[[ RECORDS FOR THIS EXERCISE, beginning ]]
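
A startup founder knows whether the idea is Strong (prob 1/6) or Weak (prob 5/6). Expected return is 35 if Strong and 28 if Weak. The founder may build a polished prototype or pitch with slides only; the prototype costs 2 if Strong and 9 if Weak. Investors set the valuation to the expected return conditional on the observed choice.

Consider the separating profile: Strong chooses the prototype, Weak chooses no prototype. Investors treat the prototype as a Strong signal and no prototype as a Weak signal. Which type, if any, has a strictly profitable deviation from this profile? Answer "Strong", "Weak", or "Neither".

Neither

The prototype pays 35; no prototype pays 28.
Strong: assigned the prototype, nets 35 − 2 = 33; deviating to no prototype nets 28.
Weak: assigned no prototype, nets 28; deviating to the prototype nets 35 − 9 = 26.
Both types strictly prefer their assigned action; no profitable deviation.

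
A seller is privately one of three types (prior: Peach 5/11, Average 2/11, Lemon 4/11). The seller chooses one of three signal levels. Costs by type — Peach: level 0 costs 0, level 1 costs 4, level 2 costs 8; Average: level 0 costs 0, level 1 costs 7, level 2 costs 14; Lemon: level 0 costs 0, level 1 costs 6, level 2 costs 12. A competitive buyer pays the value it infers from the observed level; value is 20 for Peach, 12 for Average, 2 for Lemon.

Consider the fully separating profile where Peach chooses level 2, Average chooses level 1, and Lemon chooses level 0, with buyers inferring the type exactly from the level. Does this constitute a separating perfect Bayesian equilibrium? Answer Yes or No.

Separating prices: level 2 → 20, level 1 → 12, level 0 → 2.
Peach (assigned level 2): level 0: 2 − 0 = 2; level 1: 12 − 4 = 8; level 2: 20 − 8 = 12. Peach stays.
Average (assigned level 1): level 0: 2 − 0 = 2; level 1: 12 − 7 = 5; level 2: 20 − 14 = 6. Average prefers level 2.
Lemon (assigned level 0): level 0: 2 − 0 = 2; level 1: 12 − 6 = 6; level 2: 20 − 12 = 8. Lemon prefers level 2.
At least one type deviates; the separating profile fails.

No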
[[ RECORDS FOR THIS EXERCISE, end ]]
[[ RECORDS FOR THIS EXERCISE, beginning ]]
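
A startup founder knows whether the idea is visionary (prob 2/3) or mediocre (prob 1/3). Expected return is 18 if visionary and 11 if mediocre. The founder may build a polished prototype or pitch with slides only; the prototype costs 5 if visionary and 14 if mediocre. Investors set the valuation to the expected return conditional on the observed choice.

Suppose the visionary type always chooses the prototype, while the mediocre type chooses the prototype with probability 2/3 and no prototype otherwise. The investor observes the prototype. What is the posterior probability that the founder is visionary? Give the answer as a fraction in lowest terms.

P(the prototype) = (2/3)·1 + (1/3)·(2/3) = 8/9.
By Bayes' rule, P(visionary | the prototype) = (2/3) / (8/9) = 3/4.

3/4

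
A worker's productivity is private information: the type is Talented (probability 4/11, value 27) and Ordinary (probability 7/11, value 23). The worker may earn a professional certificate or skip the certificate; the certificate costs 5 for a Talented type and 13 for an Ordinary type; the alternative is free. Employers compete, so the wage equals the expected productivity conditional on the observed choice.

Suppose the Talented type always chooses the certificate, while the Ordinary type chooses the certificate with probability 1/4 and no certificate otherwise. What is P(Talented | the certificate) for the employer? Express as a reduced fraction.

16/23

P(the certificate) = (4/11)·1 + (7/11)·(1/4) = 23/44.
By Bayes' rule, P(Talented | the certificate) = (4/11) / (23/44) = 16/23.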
[[ RECORDS FOR THIS EXERCISE, end ]]
[[ RECORDS FOR THIS EXERCISE, beginning ]]
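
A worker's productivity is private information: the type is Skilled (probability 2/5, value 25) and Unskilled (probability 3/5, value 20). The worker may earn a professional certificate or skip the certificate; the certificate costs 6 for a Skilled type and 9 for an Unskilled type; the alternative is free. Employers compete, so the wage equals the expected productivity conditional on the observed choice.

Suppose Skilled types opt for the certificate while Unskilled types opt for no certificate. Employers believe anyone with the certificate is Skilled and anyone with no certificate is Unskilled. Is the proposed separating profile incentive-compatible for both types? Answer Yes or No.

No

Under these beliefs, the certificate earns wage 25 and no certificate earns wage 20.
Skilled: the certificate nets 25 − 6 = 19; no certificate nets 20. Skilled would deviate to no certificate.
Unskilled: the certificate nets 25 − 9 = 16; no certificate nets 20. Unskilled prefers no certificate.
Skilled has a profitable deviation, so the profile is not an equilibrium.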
[[ RECORDS FOR THIS EXERCISE, end ]]
▶ [REQUIREMENT] Whichever lines of the data include the word "knows", pull them out.

▶ [SOLUTION]
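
A startup founder knows whether the idea is Strong (prob 1/6) or Weak (prob 5/6). Expected return is 35 if Strong and 28 if Weak. The founder may build a polished prototype or pitch with slides only; the prototype costs 2 if Strong and 9 if Weak. Investors set the valuation to the expected return conditional on the observed choice.
A startup founder knows whether the idea is visionary (prob 2/3) or mediocre (prob 1/3). Expected return is 18 if visionary and 11 if mediocre. The founder may build a polished prototype or pitch with slides only; the prototype costs 5 if visionary and 14 if mediocre. Investors set the valuation to the expected return conditional on the observed choice.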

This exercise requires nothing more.